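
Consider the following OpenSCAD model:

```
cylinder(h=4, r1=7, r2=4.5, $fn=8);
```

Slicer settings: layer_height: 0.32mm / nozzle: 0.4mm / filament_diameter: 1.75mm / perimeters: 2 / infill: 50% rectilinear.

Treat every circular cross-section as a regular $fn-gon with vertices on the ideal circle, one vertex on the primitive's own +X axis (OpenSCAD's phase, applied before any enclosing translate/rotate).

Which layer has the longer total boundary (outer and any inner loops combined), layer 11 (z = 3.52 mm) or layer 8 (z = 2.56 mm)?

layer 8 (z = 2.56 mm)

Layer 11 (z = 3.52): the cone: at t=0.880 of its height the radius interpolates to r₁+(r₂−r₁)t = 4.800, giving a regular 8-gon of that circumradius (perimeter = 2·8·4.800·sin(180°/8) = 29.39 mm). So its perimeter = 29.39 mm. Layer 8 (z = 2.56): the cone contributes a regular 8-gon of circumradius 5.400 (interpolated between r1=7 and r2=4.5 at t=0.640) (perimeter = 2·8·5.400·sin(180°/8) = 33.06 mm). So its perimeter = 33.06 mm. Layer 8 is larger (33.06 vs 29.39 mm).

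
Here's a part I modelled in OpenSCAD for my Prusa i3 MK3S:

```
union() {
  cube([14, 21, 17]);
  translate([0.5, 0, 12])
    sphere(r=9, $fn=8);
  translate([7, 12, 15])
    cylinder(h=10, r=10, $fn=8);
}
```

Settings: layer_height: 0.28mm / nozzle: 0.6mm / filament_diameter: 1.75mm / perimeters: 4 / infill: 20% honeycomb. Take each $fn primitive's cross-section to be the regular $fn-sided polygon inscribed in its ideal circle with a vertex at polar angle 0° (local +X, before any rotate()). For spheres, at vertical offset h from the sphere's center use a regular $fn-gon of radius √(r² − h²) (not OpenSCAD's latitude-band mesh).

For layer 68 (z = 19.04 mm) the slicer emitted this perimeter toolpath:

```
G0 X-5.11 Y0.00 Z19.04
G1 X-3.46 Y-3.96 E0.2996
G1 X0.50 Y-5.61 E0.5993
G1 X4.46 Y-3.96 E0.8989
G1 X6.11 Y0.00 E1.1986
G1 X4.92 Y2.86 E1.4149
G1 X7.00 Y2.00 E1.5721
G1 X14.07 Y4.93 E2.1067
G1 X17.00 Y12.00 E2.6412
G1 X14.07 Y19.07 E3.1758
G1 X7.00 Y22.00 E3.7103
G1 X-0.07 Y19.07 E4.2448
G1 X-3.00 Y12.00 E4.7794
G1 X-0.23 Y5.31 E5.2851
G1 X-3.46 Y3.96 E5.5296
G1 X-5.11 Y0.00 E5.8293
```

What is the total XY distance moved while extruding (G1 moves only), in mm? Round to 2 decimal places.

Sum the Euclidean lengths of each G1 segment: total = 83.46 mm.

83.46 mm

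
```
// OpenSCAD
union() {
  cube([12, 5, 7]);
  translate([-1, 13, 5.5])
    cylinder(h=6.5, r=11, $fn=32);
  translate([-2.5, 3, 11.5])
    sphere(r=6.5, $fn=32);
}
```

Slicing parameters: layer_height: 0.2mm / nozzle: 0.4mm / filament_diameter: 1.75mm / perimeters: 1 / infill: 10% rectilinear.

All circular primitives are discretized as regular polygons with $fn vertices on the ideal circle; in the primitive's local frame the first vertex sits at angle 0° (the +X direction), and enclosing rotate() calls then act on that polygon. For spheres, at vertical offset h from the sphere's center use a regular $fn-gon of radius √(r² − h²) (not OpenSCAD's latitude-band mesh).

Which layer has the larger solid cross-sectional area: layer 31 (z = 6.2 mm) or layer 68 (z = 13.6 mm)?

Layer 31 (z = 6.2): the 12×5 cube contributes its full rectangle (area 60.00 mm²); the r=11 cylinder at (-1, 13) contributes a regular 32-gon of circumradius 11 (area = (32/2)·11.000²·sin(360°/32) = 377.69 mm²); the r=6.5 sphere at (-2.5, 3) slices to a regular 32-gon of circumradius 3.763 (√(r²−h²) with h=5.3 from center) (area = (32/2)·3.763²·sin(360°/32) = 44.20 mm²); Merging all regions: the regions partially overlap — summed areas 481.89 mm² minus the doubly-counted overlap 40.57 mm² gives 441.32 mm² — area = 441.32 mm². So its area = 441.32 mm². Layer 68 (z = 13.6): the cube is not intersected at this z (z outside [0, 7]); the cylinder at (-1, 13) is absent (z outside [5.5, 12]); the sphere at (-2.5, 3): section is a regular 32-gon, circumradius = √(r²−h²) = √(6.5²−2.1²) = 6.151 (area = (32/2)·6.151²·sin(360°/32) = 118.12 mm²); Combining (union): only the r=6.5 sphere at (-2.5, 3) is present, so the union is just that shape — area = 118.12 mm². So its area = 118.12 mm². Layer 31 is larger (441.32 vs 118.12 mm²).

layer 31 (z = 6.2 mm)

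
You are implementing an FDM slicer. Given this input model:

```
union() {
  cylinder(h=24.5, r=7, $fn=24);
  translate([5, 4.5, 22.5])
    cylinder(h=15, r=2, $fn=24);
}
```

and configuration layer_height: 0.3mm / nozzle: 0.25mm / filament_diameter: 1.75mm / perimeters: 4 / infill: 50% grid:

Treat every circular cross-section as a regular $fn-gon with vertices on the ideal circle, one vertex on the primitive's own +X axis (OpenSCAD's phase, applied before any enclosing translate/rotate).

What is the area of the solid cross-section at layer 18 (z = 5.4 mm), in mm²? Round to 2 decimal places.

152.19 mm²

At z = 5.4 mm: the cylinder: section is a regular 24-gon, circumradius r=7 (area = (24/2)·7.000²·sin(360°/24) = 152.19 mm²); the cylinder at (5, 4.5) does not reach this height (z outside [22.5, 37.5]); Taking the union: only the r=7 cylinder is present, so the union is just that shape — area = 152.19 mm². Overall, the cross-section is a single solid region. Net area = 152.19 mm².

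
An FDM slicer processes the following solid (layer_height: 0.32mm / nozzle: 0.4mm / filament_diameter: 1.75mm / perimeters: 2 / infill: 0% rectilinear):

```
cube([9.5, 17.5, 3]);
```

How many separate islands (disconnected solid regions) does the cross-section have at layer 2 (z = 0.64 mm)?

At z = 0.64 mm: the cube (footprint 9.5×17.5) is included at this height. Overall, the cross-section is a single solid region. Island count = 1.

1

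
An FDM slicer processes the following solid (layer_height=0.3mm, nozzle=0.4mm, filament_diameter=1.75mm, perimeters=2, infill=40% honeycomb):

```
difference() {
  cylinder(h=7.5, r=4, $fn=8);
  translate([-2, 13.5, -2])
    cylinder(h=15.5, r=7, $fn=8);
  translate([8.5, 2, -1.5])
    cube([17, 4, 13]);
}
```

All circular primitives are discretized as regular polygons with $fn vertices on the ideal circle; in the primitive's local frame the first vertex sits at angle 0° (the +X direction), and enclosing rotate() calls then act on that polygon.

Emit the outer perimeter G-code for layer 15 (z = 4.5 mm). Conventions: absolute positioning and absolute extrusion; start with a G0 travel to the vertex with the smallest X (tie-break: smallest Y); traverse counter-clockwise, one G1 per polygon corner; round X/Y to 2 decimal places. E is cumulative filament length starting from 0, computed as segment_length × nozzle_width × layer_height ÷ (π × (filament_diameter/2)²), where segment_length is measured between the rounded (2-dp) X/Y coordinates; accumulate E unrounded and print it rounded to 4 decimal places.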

========

* TASK:
Among the lines above, some may include the string "processes"; state how many, and nothing more.

* OUTPUT OF THE TASK:
2